## Task prompt
Please return each of the entries that follow, unchanged in every word.

[Record excerpts — start]

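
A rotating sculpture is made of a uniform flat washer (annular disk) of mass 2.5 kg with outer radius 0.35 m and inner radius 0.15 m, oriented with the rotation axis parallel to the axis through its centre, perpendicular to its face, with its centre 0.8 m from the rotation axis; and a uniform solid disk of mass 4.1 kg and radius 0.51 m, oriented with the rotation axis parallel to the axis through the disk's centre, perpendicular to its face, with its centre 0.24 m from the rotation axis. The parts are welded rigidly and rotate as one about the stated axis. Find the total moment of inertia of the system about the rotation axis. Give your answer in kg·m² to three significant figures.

Annular disk: I_cm = (1/2)M(R²+r²) = (1/2)(2.5)[(0.35)² + (0.15)²] = 0.18125 kg·m²; centre at d = 0.8 m, so the parallel axis theorem gives I = 0.18125 + (2.5)(0.8)² = 1.7813 kg·m².
Solid disk: I_cm = (1/2)MR² = (1/2)(4.1)(0.51)² = 0.5332 kg·m²; centre at d = 0.24 m, so the parallel axis theorem gives I = 0.5332 + (4.1)(0.24)² = 0.76936 kg·m².
Total I = 1.7813 + 0.76936 = 2.5506 kg·m².

2.55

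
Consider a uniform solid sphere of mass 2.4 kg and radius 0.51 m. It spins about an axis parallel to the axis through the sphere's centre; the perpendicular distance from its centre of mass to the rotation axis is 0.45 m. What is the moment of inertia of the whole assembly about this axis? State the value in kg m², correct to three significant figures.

I_cm = (2/5)MR² = (2/5)(2.4)(0.51)² = 0.2497 kg m²; centre at d = 0.45 m, so the parallel axis theorem gives I = 0.2497 + (2.4)(0.45)² = 0.7357 kg m².

0.736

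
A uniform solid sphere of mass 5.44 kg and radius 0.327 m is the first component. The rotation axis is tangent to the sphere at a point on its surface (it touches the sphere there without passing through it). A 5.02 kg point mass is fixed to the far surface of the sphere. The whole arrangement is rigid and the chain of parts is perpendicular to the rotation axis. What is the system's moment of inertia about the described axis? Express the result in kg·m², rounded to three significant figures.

2.96

Solid sphere: I_cm = (2/5)MR² = (2/5)(5.44)(0.327)² = 0.23268 kg·m²; centre at d = 0.327 m, so the parallel axis theorem gives I = 0.23268 + (5.44)(0.327)² = 0.81437 kg·m².
Point mass: I_cm = 0; centre at d = 0.327 + 0.327 = 0.654 m, so the parallel axis theorem gives I = 0 + (5.02)(0.654)² = 2.1471 kg·m².
Total I = 0.81437 + 2.1471 = 2.9615 kg·m².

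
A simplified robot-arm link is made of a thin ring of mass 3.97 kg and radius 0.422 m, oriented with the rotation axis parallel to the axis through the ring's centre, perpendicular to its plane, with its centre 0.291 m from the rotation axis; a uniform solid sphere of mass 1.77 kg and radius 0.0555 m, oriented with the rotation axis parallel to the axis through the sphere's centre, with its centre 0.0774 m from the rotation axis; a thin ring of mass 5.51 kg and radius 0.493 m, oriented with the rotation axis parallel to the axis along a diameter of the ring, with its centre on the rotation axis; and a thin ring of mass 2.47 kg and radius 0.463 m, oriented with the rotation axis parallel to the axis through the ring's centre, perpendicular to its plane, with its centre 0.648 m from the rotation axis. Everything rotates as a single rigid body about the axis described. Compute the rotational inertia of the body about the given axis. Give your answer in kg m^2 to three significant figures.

3.29

Thin ring: I_cm = MR² = (3.97)(0.422)² = 0.70699 kg m^2; centre at d = 0.291 m, so I = I_cm + Md² gives I = 0.70699 + (3.97)(0.291)² = 1.0432 kg m^2.
Solid sphere: I_cm = (2/5)MR² = (2/5)(1.77)(0.0555)² = 0.0021808 kg m^2; centre at d = 0.0774 m, so I = I_cm + Md² gives I = 0.0021808 + (1.77)(0.0774)² = 0.012784 kg m^2.
Thin ring: I_cm = (1/2)MR² = (1/2)(5.51)(0.493)² = 0.6696 kg m^2; axis through the centre, so I = 0.6696 kg m^2.
Thin ring: I_cm = MR² = (2.47)(0.463)² = 0.52949 kg m^2; centre at d = 0.648 m, so I = I_cm + Md² gives I = 0.52949 + (2.47)(0.648)² = 1.5667 kg m^2.
Total I = 1.0432 + 0.012784 + 0.6696 + 1.5667 = 3.2922 kg m^2.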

[Record excerpts — finish]

## Response to this task
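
A rotating sculpture is made of a uniform flat washer (annular disk) of mass 2.5 kg with outer radius 0.35 m and inner radius 0.15 m, oriented with the rotation axis parallel to the axis through its centre, perpendicular to its face, with its centre 0.8 m from the rotation axis; and a uniform solid disk of mass 4.1 kg and radius 0.51 m, oriented with the rotation axis parallel to the axis through the disk's centre, perpendicular to its face, with its centre 0.24 m from the rotation axis. The parts are welded rigidly and rotate as one about the stated axis. Find the total moment of inertia of the system about the rotation axis. Give your answer in kg·m² to three significant figures.

Annular disk: I_cm = (1/2)M(R²+r²) = (1/2)(2.5)[(0.35)² + (0.15)²] = 0.18125 kg·m²; centre at d = 0.8 m, so the parallel axis theorem gives I = 0.18125 + (2.5)(0.8)² = 1.7813 kg·m².
Solid disk: I_cm = (1/2)MR² = (1/2)(4.1)(0.51)² = 0.5332 kg·m²; centre at d = 0.24 m, so the parallel axis theorem gives I = 0.5332 + (4.1)(0.24)² = 0.76936 kg·m².
Total I = 1.7813 + 0.76936 = 2.5506 kg·m².

2.55

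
Consider a uniform solid sphere of mass 2.4 kg and radius 0.51 m. It spins about an axis parallel to the axis through the sphere's centre; the perpendicular distance from its centre of mass to the rotation axis is 0.45 m. What is the moment of inertia of the whole assembly about this axis? State the value in kg m², correct to three significant figures.

I_cm = (2/5)MR² = (2/5)(2.4)(0.51)² = 0.2497 kg m²; centre at d = 0.45 m, so the parallel axis theorem gives I = 0.2497 + (2.4)(0.45)² = 0.7357 kg m².

0.736

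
A uniform solid sphere of mass 5.44 kg and radius 0.327 m is the first component. The rotation axis is tangent to the sphere at a point on its surface (it touches the sphere there without passing through it). A 5.02 kg point mass is fixed to the far surface of the sphere. The whole arrangement is rigid and the chain of parts is perpendicular to the rotation axis. What is the system's moment of inertia about the described axis? Express the result in kg·m², rounded to three significant figures.

2.96

Solid sphere: I_cm = (2/5)MR² = (2/5)(5.44)(0.327)² = 0.23268 kg·m²; centre at d = 0.327 m, so the parallel axis theorem gives I = 0.23268 + (5.44)(0.327)² = 0.81437 kg·m².
Point mass: I_cm = 0; centre at d = 0.327 + 0.327 = 0.654 m, so the parallel axis theorem gives I = 0 + (5.02)(0.654)² = 2.1471 kg·m².
Total I = 0.81437 + 2.1471 = 2.9615 kg·m².

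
A simplified robot-arm link is made of a thin ring of mass 3.97 kg and radius 0.422 m, oriented with the rotation axis parallel to the axis through the ring's centre, perpendicular to its plane, with its centre 0.291 m from the rotation axis; a uniform solid sphere of mass 1.77 kg and radius 0.0555 m, oriented with the rotation axis parallel to the axis through the sphere's centre, with its centre 0.0774 m from the rotation axis; a thin ring of mass 5.51 kg and radius 0.493 m, oriented with the rotation axis parallel to the axis along a diameter of the ring, with its centre on the rotation axis; and a thin ring of mass 2.47 kg and radius 0.463 m, oriented with the rotation axis parallel to the axis through the ring's centre, perpendicular to its plane, with its centre 0.648 m from the rotation axis. Everything rotates as a single rigid body about the axis described. Compute the rotational inertia of the body about the given axis. Give your answer in kg m^2 to three significant figures.

3.29

Thin ring: I_cm = MR² = (3.97)(0.422)² = 0.70699 kg m^2; centre at d = 0.291 m, so I = I_cm + Md² gives I = 0.70699 + (3.97)(0.291)² = 1.0432 kg m^2.
Solid sphere: I_cm = (2/5)MR² = (2/5)(1.77)(0.0555)² = 0.0021808 kg m^2; centre at d = 0.0774 m, so I = I_cm + Md² gives I = 0.0021808 + (1.77)(0.0774)² = 0.012784 kg m^2.
Thin ring: I_cm = (1/2)MR² = (1/2)(5.51)(0.493)² = 0.6696 kg m^2; axis through the centre, so I = 0.6696 kg m^2.
Thin ring: I_cm = MR² = (2.47)(0.463)² = 0.52949 kg m^2; centre at d = 0.648 m, so I = I_cm + Md² gives I = 0.52949 + (2.47)(0.648)² = 1.5667 kg m^2.
Total I = 1.0432 + 0.012784 + 0.6696 + 1.5667 = 3.2922 kg m^2.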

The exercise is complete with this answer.